* Task prompt: Only the lines from the one containing "Answer: $8532241$" through the one containing "Answer: 2*I*√7 ≈ 5.2915*I" should be printed, exactly as they appear below, with both ends included.

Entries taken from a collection
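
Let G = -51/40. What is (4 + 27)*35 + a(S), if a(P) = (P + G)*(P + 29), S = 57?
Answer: 117547/20 ≈ 5877.4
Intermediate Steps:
G = -51/40 (G = -51*1/40 = -51/40 ≈ -1.2750)
a(P) = (29 + P)*(-51/40 + P) (a(P) = (P - 51/40)*(P + 29) = (-51/40 + P)*(29 + P) = (29 + P)*(-51/40 + P))
(4 + 27)*35 + a(S) = (4 + 27)*35 + (-1479/40 + 57² + (1109/40)*57) = 31*35 + (-1479/40 + 3249 + 63213/40) = 1085 + 95847/20 = 117547/20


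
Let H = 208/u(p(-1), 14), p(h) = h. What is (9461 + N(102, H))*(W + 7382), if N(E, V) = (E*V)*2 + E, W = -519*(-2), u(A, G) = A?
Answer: -276756980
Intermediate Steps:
W = 1038
H = -208 (H = 208/(-1) = 208*(-1) = -208)
N(E, V) = E + 2*E*V (N(E, V) = 2*E*V + E = E + 2*E*V)
(9461 + N(102, H))*(W + 7382) = (9461 + 102*(1 + 2*(-208)))*(1038 + 7382) = (9461 + 102*(1 - 416))*8420 = (9461 + 102*(-415))*8420 = (9461 - 42330)*8420 = -32869*8420 = -276756980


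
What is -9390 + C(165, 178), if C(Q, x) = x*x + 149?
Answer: 22443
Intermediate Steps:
C(Q, x) = 149 + x² (C(Q, x) = x² + 149 = 149 + x²)
-9390 + C(165, 178) = -9390 + (149 + 178²) = -9390 + (149 + 31684) = -9390 + 31833 = 22443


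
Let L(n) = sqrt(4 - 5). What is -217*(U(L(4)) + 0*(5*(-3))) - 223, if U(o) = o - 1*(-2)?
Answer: -657 - 217*I ≈ -657.0 - 217.0*I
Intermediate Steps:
L(n) = I (L(n) = sqrt(-1) = I)
U(o) = 2 + o (U(o) = o + 2 = 2 + o)
-217*(U(L(4)) + 0*(5*(-3))) - 223 = -217*((2 + I) + 0*(5*(-3))) - 223 = -217*((2 + I) + 0*(-15)) - 223 = -217*((2 + I) + 0) - 223 = -217*(2 + I) - 223 = (-434 - 217*I) - 223 = -657 - 217*I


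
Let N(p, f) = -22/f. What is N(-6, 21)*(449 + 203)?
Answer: -14344/21 ≈ -683.05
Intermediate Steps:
N(-6, 21)*(449 + 203) = (-22/21)*(449 + 203) = -22*1/21*652 = -22/21*652 = -14344/21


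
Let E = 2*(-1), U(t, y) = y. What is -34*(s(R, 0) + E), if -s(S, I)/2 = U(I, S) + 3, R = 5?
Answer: 612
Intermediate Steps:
E = -2
s(S, I) = -6 - 2*S (s(S, I) = -2*(S + 3) = -2*(3 + S) = -6 - 2*S)
-34*(s(R, 0) + E) = -34*((-6 - 2*5) - 2) = -34*((-6 - 10) - 2) = -34*(-16 - 2) = -34*(-18) = 612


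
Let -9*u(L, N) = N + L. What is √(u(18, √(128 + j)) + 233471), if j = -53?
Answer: √(2101221 - 5*√3)/3 ≈ 483.19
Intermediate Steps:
u(L, N) = -L/9 - N/9 (u(L, N) = -(N + L)/9 = -(L + N)/9 = -L/9 - N/9)
√(u(18, √(128 + j)) + 233471) = √((-⅑*18 - √(128 - 53)/9) + 233471) = √((-2 - 5*√3/9) + 233471) = √(233469 - 5*√3/9)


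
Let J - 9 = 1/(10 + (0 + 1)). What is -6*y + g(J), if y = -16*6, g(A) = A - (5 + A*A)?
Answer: 60191/121 ≈ 497.45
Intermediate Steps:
J = 100/11 (J = 9 + 1/(10 + (0 + 1)) = 9 + 1/(10 + 1) = 9 + 1/11 = 100/11 ≈ 9.0909)
g(A) = -5 + A - A² (g(A) = A - (5 + A²) = A + (-5 - A²) = -5 + A - A²)
y = -96
-6*y + g(J) = -6*(-96) + (-5 + 100/11 - (100/11)²) = 576 + (-5 + 100/11 - 1*10000/121) = 576 + (-5 + 100/11 - 10000/121) = 576 - 9505/121 = 60191/121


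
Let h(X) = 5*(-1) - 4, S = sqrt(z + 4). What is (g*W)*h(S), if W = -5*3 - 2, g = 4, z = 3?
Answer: 612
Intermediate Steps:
S = sqrt(7) (S = sqrt(3 + 4) = sqrt(7) ≈ 2.6458)
W = -17 (W = -15 - 2 = -17)
h(X) = -9 (h(X) = -5 - 4 = -9)
(g*W)*h(S) = (4*(-17))*(-9) = -68*(-9) = 612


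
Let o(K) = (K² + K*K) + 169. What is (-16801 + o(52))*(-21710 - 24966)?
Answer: 523891424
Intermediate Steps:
o(K) = 169 + 2*K² (o(K) = (K² + K²) + 169 = 2*K² + 169 = 169 + 2*K²)
(-16801 + o(52))*(-21710 - 24966) = (-16801 + (169 + 2*52²))*(-21710 - 24966) = (-16801 + (169 + 2*2704))*(-46676) = (-16801 + (169 + 5408))*(-46676) = (-16801 + 5577)*(-46676) = -11224*(-46676) = 523891424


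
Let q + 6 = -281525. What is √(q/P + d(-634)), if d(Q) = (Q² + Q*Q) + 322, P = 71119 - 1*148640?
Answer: √4833070423401845/77521 ≈ 896.79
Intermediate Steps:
q = -281531 (q = -6 - 281525 = -281531)
P = -77521 (P = 71119 - 148640 = -77521)
d(Q) = 322 + 2*Q² (d(Q) = (Q² + Q²) + 322 = 2*Q² + 322 = 322 + 2*Q²)
√(q/P + d(-634)) = √(-281531/(-77521) + (322 + 2*(-634)²)) = √(-281531*(-1/77521) + (322 + 2*401956)) = √(281531/77521 + (322 + 803912)) = √(281531/77521 + 804234) = √(62345305445/77521) = √4833070423401845/77521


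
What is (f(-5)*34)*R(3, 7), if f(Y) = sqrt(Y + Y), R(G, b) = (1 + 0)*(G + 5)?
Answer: 272*I*sqrt(10) ≈ 860.14*I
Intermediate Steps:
R(G, b) = 5 + G (R(G, b) = 1*(5 + G) = 5 + G)
f(Y) = sqrt(2)*sqrt(Y) (f(Y) = sqrt(2*Y) = sqrt(2)*sqrt(Y))
(f(-5)*34)*R(3, 7) = ((sqrt(2)*sqrt(-5))*34)*(5 + 3) = ((sqrt(2)*(I*sqrt(5)))*34)*8 = ((I*sqrt(10))*34)*8 = (34*I*sqrt(10))*8 = 272*I*sqrt(10)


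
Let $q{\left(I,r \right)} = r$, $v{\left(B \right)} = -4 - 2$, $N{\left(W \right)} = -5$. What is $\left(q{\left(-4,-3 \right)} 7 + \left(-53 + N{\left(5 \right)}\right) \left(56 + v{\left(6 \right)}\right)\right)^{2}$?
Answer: $8532241$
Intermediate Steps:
$v{\left(B \right)} = -6$ ($v{\left(B \right)} = -4 - 2 = -6$)
$\left(q{\left(-4,-3 \right)} 7 + \left(-53 + N{\left(5 \right)}\right) \left(56 + v{\left(6 \right)}\right)\right)^{2} = \left(\left(-3\right) 7 + \left(-53 - 5\right) \left(56 - 6\right)\right)^{2} = \left(-21 - 2900\right)^{2} = \left(-2921\right)^{2} = 8532241$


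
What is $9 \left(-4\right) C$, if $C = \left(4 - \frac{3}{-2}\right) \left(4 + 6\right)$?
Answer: $-1980$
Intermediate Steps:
$C = 55$ ($C = \left(4 - - \frac{3}{2}\right) 10 = \left(4 + \frac{3}{2}\right) 10 = \frac{11}{2} \cdot 10 = 55$)
$9 \left(-4\right) C = 9 \left(-4\right) 55 = \left(-36\right) 55 = -1980$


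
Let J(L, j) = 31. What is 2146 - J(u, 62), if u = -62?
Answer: 2115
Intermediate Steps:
2146 - J(u, 62) = 2146 - 1*31 = 2146 - 31 = 2115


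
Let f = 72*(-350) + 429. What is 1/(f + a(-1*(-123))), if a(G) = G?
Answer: -1/24648 ≈ -4.0571e-5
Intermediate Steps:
f = -24771 (f = -25200 + 429 = -24771)
1/(f + a(-1*(-123))) = 1/(-24771 - 1*(-123)) = 1/(-24771 + 123) = 1/(-24648) = -1/24648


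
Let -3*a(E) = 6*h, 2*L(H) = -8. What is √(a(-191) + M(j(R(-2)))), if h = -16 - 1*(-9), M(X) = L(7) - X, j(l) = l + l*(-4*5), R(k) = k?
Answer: 2*I*√7 ≈ 5.2915*I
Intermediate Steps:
L(H) = -4 (L(H) = (½)*(-8) = -4)
j(l) = -19*l (j(l) = l + l*(-20) = l - 20*l = -19*l)
M(X) = -4 - X
h = -7 (h = -16 + 9 = -7)
a(E) = 14 (a(E) = -2*(-7) = -⅓*(-42) = 14)
√(a(-191) + M(j(R(-2)))) = √(14 + (-4 - (-19)*(-2))) = √(14 + (-4 - 1*38)) = √(14 + (-4 - 38)) = √(14 - 42) = √(-28) = 2*I*√7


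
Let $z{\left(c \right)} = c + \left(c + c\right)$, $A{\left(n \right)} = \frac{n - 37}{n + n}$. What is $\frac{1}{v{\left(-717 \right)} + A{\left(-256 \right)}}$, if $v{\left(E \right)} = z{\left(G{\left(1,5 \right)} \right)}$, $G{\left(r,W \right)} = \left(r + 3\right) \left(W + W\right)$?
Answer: $\frac{512}{61733} \approx 0.0082938$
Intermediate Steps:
$A{\left(n \right)} = \frac{-37 + n}{2 n}$
$G{\left(r,W \right)} = 2 W \left(3 + r\right)$ ($G{\left(r,W \right)} = \left(3 + r\right) 2 W = 2 W \left(3 + r\right)$)
$z{\left(c \right)} = 3 c$ ($z{\left(c \right)} = c + 2 c = 3 c$)
$v{\left(E \right)} = 120$ ($v{\left(E \right)} = 3 \cdot 2 \cdot 5 \left(3 + 1\right) = 3 \cdot 2 \cdot 5 \cdot 4 = 3 \cdot 40 = 120$)
$\frac{1}{v{\left(-717 \right)} + A{\left(-256 \right)}} = \frac{1}{120 + \frac{-37 - 256}{2 \left(-256\right)}} = \frac{1}{120 + \frac{1}{2} \left(- \frac{1}{256}\right) \left(-293\right)} = \frac{1}{120 + \frac{293}{512}} = \frac{1}{\frac{61733}{512}} = \frac{512}{61733}$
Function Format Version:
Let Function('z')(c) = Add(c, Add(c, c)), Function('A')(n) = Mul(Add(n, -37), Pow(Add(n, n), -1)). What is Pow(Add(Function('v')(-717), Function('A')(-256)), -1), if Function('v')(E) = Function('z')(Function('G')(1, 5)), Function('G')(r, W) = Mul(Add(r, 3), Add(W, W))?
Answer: Rational(512, 61733) ≈ 0.0082938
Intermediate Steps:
Function('A')(n) = Mul(Rational(1, 2), Pow(n, -1), Add(-37, n)) (Function('A')(n) = Mul(Add(-37, n), Pow(Mul(2, n), -1)) = Mul(Add(-37, n), Mul(Rational(1, 2), Pow(n, -1))) = Mul(Rational(1, 2), Pow(n, -1), Add(-37, n)))
Function('G')(r, W) = Mul(2, W, Add(3, r)) (Function('G')(r, W) = Mul(Add(3, r), Mul(2, W)) = Mul(2, W, Add(3, r)))
Function('z')(c) = Mul(3, c) (Function('z')(c) = Add(c, Mul(2, c)) = Mul(3, c))
Function('v')(E) = 120 (Function('v')(E) = Mul(3, Mul(2, 5, Add(3, 1))) = Mul(3, Mul(2, 5, 4)) = Mul(3, 40) = 120)
Pow(Add(Function('v')(-717), Function('A')(-256)), -1) = Pow(Add(120, Mul(Rational(1, 2), Pow(-256, -1), Add(-37, -256))), -1) = Pow(Add(120, Mul(Rational(1, 2), Rational(-1, 256), -293)), -1) = Pow(Add(120, Rational(293, 512)), -1) = Pow(Rational(61733, 512), -1) = Rational(512, 61733)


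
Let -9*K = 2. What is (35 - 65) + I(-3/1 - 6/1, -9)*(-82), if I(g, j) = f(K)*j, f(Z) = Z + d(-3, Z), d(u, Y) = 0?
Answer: -194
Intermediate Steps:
K = -2/9 (K = -⅑*2 = -2/9 ≈ -0.22222)
f(Z) = Z (f(Z) = Z + 0 = Z)
I(g, j) = -2*j/9
(35 - 65) + I(-3/1 - 6/1, -9)*(-82) = (35 - 65) - 2/9*(-9)*(-82) = -30 + 2*(-82) = -30 - 164 = -194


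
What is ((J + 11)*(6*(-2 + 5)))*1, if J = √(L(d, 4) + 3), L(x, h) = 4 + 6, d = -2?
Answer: 198 + 18*√13 ≈ 262.90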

* Expected answer:
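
Answer: $8532241$
Intermediate Steps:
$v{\left(B \right)} = -6$ ($v{\left(B \right)} = -4 - 2 = -6$)
$\left(q{\left(-4,-3 \right)} 7 + \left(-53 + N{\left(5 \right)}\right) \left(56 + v{\left(6 \right)}\right)\right)^{2} = \left(\left(-3\right) 7 + \left(-53 - 5\right) \left(56 - 6\right)\right)^{2} = \left(-21 - 2900\right)^{2} = \left(-2921\right)^{2} = 8532241$


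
What is $9 \left(-4\right) C$, if $C = \left(4 - \frac{3}{-2}\right) \left(4 + 6\right)$?
Answer: $-1980$
Intermediate Steps:
$C = 55$ ($C = \left(4 - - \frac{3}{2}\right) 10 = \left(4 + \frac{3}{2}\right) 10 = \frac{11}{2} \cdot 10 = 55$)
$9 \left(-4\right) C = 9 \left(-4\right) 55 = \left(-36\right) 55 = -1980$


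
Let J(L, j) = 31. What is 2146 - J(u, 62), if u = -62?
Answer: 2115
Intermediate Steps:
2146 - J(u, 62) = 2146 - 1*31 = 2146 - 31 = 2115


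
Let f = 72*(-350) + 429. What is 1/(f + a(-1*(-123))), if a(G) = G?
Answer: -1/24648 ≈ -4.0571e-5
Intermediate Steps:
f = -24771 (f = -25200 + 429 = -24771)
1/(f + a(-1*(-123))) = 1/(-24771 - 1*(-123)) = 1/(-24771 + 123) = 1/(-24648) = -1/24648


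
Let -3*a(E) = 6*h, 2*L(H) = -8. What is √(a(-191) + M(j(R(-2)))), if h = -16 - 1*(-9), M(X) = L(7) - X, j(l) = l + l*(-4*5), R(k) = k?
Answer: 2*I*√7 ≈ 5.2915*I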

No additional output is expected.